*TASK TO CARRY OUT:*
Report each line of the records below that holds the word "After".

*INPUT FOR THIS TASK:*
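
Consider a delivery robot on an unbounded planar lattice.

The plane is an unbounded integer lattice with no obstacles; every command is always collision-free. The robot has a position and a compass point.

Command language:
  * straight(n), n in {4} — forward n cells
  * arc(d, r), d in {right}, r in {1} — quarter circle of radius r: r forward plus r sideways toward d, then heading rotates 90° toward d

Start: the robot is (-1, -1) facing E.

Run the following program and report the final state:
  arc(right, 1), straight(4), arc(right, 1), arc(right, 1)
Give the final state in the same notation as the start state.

from: (-1, -1) facing E
1. arc(right, 1) → (0, -2) facing S
2. straight(4) → (0, -6) facing S
3. arc(right, 1) → (-1, -7) facing W
4. arc(right, 1) → (-2, -6) facing N

(-2, -6) facing N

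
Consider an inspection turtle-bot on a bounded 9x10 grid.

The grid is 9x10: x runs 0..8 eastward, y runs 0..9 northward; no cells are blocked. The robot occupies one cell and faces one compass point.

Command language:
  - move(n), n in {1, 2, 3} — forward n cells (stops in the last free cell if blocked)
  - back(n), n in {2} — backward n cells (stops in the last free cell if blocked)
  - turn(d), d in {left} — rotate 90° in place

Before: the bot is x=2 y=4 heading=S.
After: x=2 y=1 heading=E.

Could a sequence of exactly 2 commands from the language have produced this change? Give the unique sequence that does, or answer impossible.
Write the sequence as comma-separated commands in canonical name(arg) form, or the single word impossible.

move(3), turn(left)

key: position moved to (2,1) AND the heading swung to E — translation plus rotation needed
t0: x=2 y=4 heading=S
step 1 (move(3)): x=2 y=1 heading=S
step 2 (turn(left)): x=2 y=1 heading=E
no rival 2-sequence matches.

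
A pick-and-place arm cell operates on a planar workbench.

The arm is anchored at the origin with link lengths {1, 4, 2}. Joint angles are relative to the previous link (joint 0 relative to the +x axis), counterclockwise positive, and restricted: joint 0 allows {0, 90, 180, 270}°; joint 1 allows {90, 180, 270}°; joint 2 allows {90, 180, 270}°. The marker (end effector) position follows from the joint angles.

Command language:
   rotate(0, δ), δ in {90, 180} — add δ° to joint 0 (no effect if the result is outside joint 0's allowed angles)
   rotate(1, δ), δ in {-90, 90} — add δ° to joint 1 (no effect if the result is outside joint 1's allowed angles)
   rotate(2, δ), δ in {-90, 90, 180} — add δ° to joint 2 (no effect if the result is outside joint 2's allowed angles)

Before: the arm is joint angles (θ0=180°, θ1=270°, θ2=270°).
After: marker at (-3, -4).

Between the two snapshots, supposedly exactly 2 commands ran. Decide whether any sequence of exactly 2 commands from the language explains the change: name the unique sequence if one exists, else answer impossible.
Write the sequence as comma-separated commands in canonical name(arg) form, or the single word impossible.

rotate(1, -90), rotate(1, -90)

t0: joint angles (θ0=180°, θ1=270°, θ2=270°)
t=1 rotate(1, -90) ⇒ joint angles (θ0=180°, θ1=180°, θ2=270°)
t=2 rotate(1, -90) ⇒ joint angles (θ0=180°, θ1=90°, θ2=270°)
uniquely the one of 49 2-step routes that fits.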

*RESPONSE AREA:*
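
After: x=2 y=1 heading=E.
After: marker at (-3, -4).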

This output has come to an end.